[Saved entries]
------------------------------------

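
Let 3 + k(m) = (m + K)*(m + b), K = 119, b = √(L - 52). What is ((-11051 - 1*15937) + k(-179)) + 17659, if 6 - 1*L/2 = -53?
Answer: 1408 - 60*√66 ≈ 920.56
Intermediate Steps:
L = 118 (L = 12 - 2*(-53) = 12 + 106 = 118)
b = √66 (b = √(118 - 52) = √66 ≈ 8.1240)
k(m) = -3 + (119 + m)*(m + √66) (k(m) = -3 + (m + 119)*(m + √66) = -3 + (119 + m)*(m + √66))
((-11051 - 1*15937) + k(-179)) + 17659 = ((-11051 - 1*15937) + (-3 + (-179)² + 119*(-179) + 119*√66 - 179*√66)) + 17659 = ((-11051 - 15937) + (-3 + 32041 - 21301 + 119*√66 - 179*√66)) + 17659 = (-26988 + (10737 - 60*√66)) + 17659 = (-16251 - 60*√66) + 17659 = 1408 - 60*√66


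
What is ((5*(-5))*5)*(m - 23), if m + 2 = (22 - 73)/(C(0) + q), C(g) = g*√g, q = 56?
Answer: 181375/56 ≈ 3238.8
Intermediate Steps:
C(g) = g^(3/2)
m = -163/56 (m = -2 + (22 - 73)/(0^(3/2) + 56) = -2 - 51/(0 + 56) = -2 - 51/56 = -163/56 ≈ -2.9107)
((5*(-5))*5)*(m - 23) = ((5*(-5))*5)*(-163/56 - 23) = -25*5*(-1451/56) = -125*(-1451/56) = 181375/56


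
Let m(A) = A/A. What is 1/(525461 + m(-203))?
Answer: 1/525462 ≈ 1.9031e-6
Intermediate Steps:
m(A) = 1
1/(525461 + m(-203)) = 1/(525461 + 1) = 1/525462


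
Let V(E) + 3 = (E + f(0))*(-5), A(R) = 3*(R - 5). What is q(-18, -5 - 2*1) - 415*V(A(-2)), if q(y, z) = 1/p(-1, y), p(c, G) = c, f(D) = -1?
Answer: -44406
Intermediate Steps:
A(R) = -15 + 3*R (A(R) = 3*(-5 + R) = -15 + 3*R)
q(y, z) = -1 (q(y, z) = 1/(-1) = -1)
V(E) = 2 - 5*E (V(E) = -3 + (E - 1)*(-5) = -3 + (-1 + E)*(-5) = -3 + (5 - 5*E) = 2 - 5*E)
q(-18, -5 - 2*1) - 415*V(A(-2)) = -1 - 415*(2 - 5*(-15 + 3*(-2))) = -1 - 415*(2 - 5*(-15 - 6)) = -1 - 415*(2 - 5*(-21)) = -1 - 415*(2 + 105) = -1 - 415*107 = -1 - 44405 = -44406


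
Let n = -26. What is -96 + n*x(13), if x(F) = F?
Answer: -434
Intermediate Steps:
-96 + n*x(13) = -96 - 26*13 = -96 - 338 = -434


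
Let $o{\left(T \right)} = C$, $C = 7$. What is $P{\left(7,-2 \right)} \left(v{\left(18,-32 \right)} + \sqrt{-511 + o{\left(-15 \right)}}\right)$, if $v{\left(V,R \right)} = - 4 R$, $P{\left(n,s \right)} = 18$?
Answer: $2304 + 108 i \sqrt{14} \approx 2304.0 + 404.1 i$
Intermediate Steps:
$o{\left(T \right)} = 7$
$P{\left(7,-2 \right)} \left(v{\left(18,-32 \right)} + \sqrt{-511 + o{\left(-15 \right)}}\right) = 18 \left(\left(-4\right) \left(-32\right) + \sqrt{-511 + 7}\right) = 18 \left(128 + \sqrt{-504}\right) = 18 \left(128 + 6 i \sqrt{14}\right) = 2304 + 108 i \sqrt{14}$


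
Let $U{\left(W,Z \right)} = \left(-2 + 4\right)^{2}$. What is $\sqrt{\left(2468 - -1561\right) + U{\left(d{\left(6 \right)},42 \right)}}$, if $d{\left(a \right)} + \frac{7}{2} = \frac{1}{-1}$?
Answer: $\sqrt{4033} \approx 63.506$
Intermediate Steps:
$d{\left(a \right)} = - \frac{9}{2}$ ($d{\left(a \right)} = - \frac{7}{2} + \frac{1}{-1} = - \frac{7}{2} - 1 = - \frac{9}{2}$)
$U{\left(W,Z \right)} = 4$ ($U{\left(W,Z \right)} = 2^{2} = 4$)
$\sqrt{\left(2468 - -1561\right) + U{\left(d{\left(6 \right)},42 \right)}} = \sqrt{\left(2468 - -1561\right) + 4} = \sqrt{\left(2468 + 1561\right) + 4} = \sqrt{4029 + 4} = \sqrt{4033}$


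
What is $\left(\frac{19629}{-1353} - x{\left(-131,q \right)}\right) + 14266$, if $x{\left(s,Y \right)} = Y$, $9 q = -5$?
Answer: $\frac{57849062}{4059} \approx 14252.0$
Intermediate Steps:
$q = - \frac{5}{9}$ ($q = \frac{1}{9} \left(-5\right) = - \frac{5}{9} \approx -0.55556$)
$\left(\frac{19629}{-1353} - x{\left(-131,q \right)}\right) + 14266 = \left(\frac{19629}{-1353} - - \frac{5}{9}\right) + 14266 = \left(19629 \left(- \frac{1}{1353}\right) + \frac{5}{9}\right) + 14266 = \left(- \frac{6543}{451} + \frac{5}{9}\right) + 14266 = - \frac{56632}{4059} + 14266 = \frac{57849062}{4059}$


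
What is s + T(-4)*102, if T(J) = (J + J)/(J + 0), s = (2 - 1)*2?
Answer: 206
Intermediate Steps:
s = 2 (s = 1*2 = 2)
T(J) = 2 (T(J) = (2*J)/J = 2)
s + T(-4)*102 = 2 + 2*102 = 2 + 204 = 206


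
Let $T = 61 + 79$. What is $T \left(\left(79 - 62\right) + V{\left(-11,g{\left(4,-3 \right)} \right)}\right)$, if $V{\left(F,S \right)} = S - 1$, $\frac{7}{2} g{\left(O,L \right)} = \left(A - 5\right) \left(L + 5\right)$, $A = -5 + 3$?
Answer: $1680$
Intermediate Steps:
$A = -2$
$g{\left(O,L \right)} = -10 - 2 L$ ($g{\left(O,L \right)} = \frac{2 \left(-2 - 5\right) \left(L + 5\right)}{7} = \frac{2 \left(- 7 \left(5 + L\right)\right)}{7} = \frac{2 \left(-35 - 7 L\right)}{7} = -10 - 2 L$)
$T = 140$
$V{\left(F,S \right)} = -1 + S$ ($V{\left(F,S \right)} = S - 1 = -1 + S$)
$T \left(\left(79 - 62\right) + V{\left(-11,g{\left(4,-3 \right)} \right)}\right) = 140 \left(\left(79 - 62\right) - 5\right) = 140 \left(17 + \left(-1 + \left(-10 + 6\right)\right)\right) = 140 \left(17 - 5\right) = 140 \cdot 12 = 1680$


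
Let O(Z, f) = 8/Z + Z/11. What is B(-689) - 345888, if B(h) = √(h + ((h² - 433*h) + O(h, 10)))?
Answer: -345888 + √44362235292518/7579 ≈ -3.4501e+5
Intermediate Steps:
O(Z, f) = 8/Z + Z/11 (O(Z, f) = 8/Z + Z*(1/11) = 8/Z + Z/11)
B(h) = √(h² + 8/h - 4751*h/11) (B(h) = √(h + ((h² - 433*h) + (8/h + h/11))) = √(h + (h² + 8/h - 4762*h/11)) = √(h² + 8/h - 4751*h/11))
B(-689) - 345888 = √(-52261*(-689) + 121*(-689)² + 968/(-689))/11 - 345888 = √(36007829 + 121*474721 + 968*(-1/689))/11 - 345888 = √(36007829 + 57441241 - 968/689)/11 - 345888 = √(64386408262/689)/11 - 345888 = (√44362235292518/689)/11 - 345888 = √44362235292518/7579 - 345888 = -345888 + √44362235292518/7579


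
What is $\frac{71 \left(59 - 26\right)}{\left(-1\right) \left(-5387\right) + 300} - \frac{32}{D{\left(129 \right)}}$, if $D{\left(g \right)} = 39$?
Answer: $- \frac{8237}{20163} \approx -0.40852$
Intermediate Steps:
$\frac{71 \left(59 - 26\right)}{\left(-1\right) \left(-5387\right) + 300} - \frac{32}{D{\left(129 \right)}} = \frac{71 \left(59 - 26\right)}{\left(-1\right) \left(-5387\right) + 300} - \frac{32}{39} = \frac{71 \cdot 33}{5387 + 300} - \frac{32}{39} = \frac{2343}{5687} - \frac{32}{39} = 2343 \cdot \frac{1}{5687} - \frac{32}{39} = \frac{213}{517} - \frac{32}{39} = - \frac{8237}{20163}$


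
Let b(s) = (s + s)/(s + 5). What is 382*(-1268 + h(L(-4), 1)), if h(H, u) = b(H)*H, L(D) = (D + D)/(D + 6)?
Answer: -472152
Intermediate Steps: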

------------------------------------

- **What this task involves**
Reproduce exactly, please, only the lines from the start of the data above to the line that contains "Answer: 181375/56 ≈ 3238.8", with both ends kept.

- **Solution**
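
Let 3 + k(m) = (m + K)*(m + b), K = 119, b = √(L - 52). What is ((-11051 - 1*15937) + k(-179)) + 17659, if 6 - 1*L/2 = -53?
Answer: 1408 - 60*√66 ≈ 920.56
Intermediate Steps:
L = 118 (L = 12 - 2*(-53) = 12 + 106 = 118)
b = √66 (b = √(118 - 52) = √66 ≈ 8.1240)
k(m) = -3 + (119 + m)*(m + √66) (k(m) = -3 + (m + 119)*(m + √66) = -3 + (119 + m)*(m + √66))
((-11051 - 1*15937) + k(-179)) + 17659 = ((-11051 - 1*15937) + (-3 + (-179)² + 119*(-179) + 119*√66 - 179*√66)) + 17659 = ((-11051 - 15937) + (-3 + 32041 - 21301 + 119*√66 - 179*√66)) + 17659 = (-26988 + (10737 - 60*√66)) + 17659 = (-16251 - 60*√66) + 17659 = 1408 - 60*√66


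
What is ((5*(-5))*5)*(m - 23), if m + 2 = (22 - 73)/(C(0) + q), C(g) = g*√g, q = 56?
Answer: 181375/56 ≈ 3238.8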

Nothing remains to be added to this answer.